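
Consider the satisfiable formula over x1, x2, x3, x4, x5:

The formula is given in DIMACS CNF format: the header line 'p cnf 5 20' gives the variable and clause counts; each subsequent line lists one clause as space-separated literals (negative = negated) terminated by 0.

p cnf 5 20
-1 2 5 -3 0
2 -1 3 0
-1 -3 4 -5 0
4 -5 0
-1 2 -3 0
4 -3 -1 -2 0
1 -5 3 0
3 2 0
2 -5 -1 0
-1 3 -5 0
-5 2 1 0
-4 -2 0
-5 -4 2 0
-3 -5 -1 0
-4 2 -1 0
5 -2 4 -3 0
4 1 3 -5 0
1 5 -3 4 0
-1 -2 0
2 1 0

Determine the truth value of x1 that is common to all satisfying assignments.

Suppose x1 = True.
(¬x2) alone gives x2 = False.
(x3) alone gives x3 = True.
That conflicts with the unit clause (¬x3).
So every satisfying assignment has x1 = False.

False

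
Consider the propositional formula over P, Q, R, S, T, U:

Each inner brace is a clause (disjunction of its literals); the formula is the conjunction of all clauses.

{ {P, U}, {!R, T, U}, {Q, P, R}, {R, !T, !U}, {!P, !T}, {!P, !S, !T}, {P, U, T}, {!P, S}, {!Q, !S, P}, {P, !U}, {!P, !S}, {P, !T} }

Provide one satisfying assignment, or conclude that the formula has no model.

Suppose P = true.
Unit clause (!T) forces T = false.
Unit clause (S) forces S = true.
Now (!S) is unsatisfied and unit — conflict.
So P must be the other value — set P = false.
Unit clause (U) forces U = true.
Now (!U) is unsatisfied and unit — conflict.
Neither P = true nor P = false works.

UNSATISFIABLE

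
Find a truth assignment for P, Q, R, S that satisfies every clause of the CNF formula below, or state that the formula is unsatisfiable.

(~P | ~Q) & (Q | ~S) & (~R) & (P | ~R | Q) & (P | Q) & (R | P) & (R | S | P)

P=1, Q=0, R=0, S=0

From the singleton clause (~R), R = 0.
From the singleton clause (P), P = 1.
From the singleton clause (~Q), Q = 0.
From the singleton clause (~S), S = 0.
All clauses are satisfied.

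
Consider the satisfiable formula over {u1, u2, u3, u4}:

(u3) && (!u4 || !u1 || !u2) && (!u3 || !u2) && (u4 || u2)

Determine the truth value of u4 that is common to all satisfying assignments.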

================

TASK TO COMPLETE
Where a line of the data holds "Consider", show that line.

RESULT BELOW
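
Consider the satisfiable formula over x1, x2, x3, x4, x5:
Consider the propositional formula over P, Q, R, S, T, U:
Consider the satisfiable formula over {u1, u2, u3, u4}: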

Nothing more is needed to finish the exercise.